[[ Input material, beginning ]]

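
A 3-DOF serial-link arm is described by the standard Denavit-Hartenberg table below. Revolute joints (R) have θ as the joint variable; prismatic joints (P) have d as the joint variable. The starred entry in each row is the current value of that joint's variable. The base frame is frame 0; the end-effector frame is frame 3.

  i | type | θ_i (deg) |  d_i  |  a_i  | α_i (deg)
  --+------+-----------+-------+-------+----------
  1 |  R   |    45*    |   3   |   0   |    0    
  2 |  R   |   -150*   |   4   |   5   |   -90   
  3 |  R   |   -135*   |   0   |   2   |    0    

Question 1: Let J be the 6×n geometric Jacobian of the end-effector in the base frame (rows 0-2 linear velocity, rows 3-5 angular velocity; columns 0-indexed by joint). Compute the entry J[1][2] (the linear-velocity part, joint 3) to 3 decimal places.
axis z_2 = (0.9659,-0.2588,0.0000); lever o_n−o_2 = (0.3660,1.3660,1.4142)
cross product → J_v[:, 2] = (-0.3660,-1.3660,1.4142)
J_ω[:, 2] = z_2
entry J[1][2] = -1.3660

-1.366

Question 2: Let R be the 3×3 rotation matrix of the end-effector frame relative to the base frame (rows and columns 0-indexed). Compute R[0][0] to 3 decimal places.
0.183

End-effector x-axis (col 0 of R) = (0.1830,0.6830,0.7071)
R[0][0] = 0.1830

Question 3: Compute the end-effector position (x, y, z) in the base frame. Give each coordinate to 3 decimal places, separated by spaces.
after link 1: o_1 = (0.0000, 0.0000, 3.0000)
after link 2: o_2 = (-1.2941, -4.8296, 7.0000)
after link 3: o_3 = (-0.9281, -3.4636, 8.4142)

-0.928 -3.464 8.414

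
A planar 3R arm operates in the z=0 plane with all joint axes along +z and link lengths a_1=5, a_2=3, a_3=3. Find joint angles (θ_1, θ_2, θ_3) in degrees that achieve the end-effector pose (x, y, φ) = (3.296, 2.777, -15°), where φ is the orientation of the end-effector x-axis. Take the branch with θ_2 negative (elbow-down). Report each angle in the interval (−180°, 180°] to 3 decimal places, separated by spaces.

wrist centre = target − a_3·(cos φ, sin φ) = (0.3982, 3.5535)
cos θ_2 = (12.7856−5²−3²)/(2·5·3) = -0.7071; θ_2 = -135.0031° (elbow-down)
β = atan2(3.5535,0.3982) = 83.6058°; ψ = atan2(-2.1212,2.8786) = -36.3864°
θ_1 = β − ψ = 119.9921°
θ_3 = φ − θ_1 − θ_2 = 0.0110° (wrapped to (-180°,180°])

119.992 -135.003 0.011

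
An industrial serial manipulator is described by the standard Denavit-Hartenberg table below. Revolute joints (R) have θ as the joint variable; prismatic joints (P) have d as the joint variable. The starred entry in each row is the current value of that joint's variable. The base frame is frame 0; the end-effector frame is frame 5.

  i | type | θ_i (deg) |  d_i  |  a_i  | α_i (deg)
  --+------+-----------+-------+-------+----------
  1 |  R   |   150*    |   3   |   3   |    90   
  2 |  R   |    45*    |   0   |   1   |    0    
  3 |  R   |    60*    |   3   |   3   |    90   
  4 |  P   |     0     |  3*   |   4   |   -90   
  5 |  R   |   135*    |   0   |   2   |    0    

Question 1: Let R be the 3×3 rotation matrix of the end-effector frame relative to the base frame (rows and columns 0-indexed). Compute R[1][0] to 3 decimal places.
End-effector x-axis (col 0 of R) = (0.4330,-0.2500,-0.8660)
R[1][0] = -0.2500

-0.250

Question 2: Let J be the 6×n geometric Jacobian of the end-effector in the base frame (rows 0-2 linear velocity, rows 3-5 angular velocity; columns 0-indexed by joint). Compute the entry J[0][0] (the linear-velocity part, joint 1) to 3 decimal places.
-4.495

axis z_0 = ẑ; lever o_n−o_0 = (-1.7850,4.4947,9.5130)
cross product → J_v[:, 0] = (-4.4947,-1.7850,0.0000)
J_ω[:, 0] = z_0
entry J[0][0] = -4.4947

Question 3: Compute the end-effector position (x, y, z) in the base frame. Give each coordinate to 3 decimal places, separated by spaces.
after link 1: o_1 = (-2.5981, 1.5000, 3.0000)
after link 2: o_2 = (-3.2104, 1.8536, 3.7071)
after link 3: o_3 = (-1.0380, 4.0634, 6.6049)
after link 4: o_4 = (-2.6510, 4.9947, 11.2450)
after link 5: o_5 = (-1.7850, 4.4947, 9.5130)

-1.785 4.495 9.513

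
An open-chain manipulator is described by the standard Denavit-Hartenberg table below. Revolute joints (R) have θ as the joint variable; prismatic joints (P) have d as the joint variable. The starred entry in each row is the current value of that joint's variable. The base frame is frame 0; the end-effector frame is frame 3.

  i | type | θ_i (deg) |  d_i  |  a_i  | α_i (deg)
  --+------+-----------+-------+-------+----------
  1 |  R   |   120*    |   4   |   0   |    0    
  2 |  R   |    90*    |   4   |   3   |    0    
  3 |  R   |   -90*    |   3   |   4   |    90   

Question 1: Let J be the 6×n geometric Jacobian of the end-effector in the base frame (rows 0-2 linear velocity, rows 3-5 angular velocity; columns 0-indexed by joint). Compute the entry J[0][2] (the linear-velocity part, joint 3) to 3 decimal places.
axis z_2 = (0.0000,0.0000,1.0000); lever o_n−o_2 = (-2.0000,3.4641,3.0000)
cross product → J_v[:, 2] = (-3.4641,-2.0000,0.0000)
J_ω[:, 2] = z_2
entry J[0][2] = -3.4641

-3.464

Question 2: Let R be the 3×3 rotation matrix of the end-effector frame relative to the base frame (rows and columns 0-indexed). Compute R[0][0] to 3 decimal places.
End-effector x-axis (col 0 of R) = (-0.5000,0.8660,0.0000)
R[0][0] = -0.5000

-0.500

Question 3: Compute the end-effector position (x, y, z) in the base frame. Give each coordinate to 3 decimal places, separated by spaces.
after link 1: o_1 = (0.0000, 0.0000, 4.0000)
after link 2: o_2 = (-2.5981, -1.5000, 8.0000)
after link 3: o_3 = (-4.5981, 1.9641, 11.0000)

-4.598 1.964 11.000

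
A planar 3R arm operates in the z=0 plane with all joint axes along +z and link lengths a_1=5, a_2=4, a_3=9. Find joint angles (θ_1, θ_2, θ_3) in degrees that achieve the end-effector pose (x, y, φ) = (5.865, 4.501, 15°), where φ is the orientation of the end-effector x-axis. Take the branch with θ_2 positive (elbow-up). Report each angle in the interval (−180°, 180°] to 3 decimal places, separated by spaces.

wrist centre = target − a_3·(cos φ, sin φ) = (-2.8283, 2.1716)
cos θ_2 = (12.7154−5²−4²)/(2·5·4) = -0.7071; θ_2 = 135.0006° (elbow-up)
β = atan2(2.1716,-2.8283) = 142.4825°; ψ = atan2(2.8284,2.1715) = 52.4842°
θ_1 = β − ψ = 89.9983°
θ_3 = φ − θ_1 − θ_2 = 150.0011° (wrapped to (-180°,180°])

89.998 135.001 150.001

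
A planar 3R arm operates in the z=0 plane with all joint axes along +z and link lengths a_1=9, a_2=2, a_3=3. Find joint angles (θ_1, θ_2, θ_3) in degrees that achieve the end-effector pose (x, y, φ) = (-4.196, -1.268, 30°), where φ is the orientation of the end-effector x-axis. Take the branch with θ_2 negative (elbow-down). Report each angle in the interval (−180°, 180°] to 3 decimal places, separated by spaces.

wrist centre = target − a_3·(cos φ, sin φ) = (-6.7941, -2.7680)
cos θ_2 = (53.8213−9²−2²)/(2·9·2) = -0.8661; θ_2 = -150.0057° (elbow-down)
β = atan2(-2.7680,-6.7941) = -157.8333°; ψ = atan2(-0.9998,7.2678) = -7.8329°
θ_1 = β − ψ = -150.0004°
θ_3 = φ − θ_1 − θ_2 = -29.9939° (wrapped to (-180°,180°])

-150.000 -150.006 -29.994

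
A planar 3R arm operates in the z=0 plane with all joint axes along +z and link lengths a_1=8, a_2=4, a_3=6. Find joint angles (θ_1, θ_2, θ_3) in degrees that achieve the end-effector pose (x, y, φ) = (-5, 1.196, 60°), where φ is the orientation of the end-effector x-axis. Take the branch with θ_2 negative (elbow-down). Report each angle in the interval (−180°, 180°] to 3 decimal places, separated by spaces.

-126.869 -89.999 -83.132

wrist centre = target − a_3·(cos φ, sin φ) = (-8.0000, -4.0002)
cos θ_2 = (80.0012−8²−4²)/(2·8·4) = 0.0000; θ_2 = -89.9989° (elbow-down)
β = atan2(-4.0002,-8.0000) = -153.4341°; ψ = atan2(-4.0000,8.0001) = -26.5648°
θ_1 = β − ψ = -126.8692°
θ_3 = φ − θ_1 − θ_2 = -83.1318° (wrapped to (-180°,180°])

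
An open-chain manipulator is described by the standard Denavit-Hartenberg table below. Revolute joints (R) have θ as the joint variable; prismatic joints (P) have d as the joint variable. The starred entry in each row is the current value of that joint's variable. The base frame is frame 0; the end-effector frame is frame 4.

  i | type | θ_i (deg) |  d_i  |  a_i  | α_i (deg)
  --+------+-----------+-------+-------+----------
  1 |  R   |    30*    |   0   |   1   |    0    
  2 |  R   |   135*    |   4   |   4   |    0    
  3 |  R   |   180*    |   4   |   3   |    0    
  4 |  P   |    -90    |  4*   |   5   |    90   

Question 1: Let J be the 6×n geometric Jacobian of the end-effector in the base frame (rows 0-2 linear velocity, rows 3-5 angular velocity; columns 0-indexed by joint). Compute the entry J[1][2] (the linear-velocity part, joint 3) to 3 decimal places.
1.604

axis z_2 = (0.0000,0.0000,1.0000); lever o_n−o_2 = (1.6037,-5.6061,8.0000)
cross product → J_v[:, 2] = (5.6061,1.6037,-0.0000)
J_ω[:, 2] = z_2
entry J[1][2] = 1.6037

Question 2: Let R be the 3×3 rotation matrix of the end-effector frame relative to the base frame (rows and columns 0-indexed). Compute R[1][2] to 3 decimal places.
End-effector z-axis (col 2 of R) = (-0.9659,0.2588,0.0000)
R[1][2] = 0.2588

0.259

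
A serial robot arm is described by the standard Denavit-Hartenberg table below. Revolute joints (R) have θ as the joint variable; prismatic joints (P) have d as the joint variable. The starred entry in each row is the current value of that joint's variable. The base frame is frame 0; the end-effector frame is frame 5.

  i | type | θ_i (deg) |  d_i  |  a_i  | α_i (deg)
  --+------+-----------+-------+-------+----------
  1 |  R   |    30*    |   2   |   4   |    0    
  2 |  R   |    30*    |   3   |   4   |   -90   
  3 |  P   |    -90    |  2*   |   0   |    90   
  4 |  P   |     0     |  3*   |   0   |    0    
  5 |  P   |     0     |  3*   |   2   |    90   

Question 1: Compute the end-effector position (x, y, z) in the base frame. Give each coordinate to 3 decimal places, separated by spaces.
0.732 1.268 7.000

after link 1: o_1 = (3.4641, 2.0000, 2.0000)
after link 2: o_2 = (5.4641, 5.4641, 5.0000)
after link 3: o_3 = (3.7321, 6.4641, 5.0000)
after link 4: o_4 = (2.2321, 3.8660, 5.0000)
after link 5: o_5 = (0.7321, 1.2679, 7.0000)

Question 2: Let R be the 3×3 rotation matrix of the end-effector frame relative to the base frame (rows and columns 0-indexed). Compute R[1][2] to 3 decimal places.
End-effector z-axis (col 2 of R) = (0.8660,-0.5000,-0.0000)
R[1][2] = -0.5000

-0.500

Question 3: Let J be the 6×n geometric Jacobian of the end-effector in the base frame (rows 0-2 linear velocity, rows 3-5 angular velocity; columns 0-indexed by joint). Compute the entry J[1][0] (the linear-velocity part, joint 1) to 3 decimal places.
axis z_0 = ẑ; lever o_n−o_0 = (0.7321,1.2679,7.0000)
cross product → J_v[:, 0] = (-1.2679,0.7321,0.0000)
J_ω[:, 0] = z_0
entry J[1][0] = 0.7321

0.732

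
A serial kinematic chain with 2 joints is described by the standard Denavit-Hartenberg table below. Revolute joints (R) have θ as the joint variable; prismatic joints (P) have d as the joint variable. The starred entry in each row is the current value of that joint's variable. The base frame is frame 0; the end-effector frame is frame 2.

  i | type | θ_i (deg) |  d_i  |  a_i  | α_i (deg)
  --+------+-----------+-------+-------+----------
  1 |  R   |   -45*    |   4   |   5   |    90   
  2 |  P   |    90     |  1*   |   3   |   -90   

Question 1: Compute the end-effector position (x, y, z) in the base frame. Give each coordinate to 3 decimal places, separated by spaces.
2.828 -4.243 7.000

after link 1: o_1 = (3.5355, -3.5355, 4.0000)
after link 2: o_2 = (2.8284, -4.2426, 7.0000)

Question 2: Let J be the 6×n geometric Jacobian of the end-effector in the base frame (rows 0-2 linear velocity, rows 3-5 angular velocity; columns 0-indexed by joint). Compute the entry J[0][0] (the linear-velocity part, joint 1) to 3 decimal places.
4.243

axis z_0 = ẑ; lever o_n−o_0 = (2.8284,-4.2426,7.0000)
cross product → J_v[:, 0] = (4.2426,2.8284,-0.0000)
J_ω[:, 0] = z_0
entry J[0][0] = 4.2426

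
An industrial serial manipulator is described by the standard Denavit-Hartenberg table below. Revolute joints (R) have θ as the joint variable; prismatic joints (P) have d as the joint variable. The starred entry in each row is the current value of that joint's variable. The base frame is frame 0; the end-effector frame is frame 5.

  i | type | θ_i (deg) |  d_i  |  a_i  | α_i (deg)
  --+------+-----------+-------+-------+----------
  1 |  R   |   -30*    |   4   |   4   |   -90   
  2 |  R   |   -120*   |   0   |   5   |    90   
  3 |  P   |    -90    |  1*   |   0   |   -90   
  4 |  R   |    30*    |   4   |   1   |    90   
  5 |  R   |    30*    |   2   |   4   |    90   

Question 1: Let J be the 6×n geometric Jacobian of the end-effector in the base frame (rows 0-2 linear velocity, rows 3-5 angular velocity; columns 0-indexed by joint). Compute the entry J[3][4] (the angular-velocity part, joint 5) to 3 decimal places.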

[[ Input material, end ]]

**Requirement**
Across the entries, how many lines contain the word "open"? State that number and nothing else.

**Response to this task**
2